▸ REQUIREMENT: When you reach the line in the listing below that contains "Apply A to f", begin returning lines exactly as written, and stop after the line that contains "Conventions: (K B)". Return no other lines.

--- START ---

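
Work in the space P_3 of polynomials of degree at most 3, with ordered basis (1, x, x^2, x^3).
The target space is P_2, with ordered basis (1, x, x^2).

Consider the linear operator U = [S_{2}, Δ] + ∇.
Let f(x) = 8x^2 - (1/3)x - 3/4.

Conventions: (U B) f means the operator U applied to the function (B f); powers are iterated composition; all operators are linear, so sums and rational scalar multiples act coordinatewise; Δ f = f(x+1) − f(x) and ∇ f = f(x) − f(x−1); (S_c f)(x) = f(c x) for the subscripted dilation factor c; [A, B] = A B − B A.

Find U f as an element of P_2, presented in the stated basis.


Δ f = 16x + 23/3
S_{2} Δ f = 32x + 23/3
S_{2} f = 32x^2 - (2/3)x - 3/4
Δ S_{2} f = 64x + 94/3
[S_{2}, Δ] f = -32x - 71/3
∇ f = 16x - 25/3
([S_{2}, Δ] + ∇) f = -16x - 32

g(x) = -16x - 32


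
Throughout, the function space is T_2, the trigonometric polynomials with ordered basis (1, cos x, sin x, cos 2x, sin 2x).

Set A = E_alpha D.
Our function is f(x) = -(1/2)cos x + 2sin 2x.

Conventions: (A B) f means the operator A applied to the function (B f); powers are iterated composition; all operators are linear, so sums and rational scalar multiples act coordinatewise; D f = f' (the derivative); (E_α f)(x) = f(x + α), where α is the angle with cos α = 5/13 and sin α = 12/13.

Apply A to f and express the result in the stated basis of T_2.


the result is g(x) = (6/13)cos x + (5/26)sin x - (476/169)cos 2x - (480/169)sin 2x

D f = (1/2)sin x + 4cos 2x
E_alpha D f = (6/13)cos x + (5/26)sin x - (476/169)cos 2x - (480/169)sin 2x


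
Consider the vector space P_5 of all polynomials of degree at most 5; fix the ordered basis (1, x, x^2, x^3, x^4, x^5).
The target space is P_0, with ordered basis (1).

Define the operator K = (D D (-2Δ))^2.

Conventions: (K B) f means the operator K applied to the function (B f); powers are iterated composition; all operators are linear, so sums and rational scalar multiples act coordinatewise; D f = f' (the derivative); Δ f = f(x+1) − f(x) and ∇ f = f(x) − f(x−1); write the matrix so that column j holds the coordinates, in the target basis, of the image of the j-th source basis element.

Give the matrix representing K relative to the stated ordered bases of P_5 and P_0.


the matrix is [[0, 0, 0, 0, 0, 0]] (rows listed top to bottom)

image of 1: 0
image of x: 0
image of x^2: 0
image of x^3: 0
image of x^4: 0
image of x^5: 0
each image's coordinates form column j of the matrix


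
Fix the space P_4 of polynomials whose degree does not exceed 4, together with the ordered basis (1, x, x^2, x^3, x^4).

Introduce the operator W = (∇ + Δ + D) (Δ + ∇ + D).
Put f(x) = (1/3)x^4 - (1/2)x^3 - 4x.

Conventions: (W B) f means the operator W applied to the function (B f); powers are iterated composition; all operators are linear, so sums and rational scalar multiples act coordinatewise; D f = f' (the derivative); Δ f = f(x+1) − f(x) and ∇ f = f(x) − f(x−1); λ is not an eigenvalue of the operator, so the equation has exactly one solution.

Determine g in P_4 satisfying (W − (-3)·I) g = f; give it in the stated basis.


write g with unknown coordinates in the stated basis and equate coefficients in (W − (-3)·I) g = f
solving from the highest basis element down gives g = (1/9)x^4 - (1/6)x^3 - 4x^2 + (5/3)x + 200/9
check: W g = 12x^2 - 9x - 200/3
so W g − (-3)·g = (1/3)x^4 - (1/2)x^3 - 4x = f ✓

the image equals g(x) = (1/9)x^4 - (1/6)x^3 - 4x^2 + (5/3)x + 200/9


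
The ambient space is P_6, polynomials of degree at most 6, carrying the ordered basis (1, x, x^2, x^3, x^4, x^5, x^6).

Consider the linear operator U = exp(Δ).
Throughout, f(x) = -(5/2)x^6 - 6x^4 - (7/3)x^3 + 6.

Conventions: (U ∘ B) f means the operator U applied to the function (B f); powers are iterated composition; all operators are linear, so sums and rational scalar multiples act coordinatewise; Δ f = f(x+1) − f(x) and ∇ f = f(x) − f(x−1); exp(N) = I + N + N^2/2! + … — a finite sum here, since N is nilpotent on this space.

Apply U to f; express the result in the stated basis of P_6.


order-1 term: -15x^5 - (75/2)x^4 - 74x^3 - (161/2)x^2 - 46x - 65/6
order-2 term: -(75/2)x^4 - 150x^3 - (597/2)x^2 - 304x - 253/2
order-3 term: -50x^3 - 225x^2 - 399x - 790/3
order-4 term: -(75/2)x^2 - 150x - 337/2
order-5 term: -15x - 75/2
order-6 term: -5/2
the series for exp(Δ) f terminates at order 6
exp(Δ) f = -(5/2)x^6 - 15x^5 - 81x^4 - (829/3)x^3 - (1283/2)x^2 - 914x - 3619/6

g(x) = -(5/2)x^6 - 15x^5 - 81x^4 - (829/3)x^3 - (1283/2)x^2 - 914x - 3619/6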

--- END ---

▸ SOLVED EXERCISE:
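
Apply A to f and express the result in the stated basis of T_2.


the result is g(x) = (6/13)cos x + (5/26)sin x - (476/169)cos 2x - (480/169)sin 2x

D f = (1/2)sin x + 4cos 2x
E_alpha D f = (6/13)cos x + (5/26)sin x - (476/169)cos 2x - (480/169)sin 2x


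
Consider the vector space P_5 of all polynomials of degree at most 5; fix the ordered basis (1, x, x^2, x^3, x^4, x^5).
The target space is P_0, with ordered basis (1).

Define the operator K = (D D (-2Δ))^2.

Conventions: (K B) f means the operator K applied to the function (B f); powers are iterated composition; all operators are linear, so sums and rational scalar multiples act coordinatewise; D f = f' (the derivative); Δ f = f(x+1) − f(x) and ∇ f = f(x) − f(x−1); write the matrix so that column j holds the coordinates, in the target basis, of the image of the j-th source basis element.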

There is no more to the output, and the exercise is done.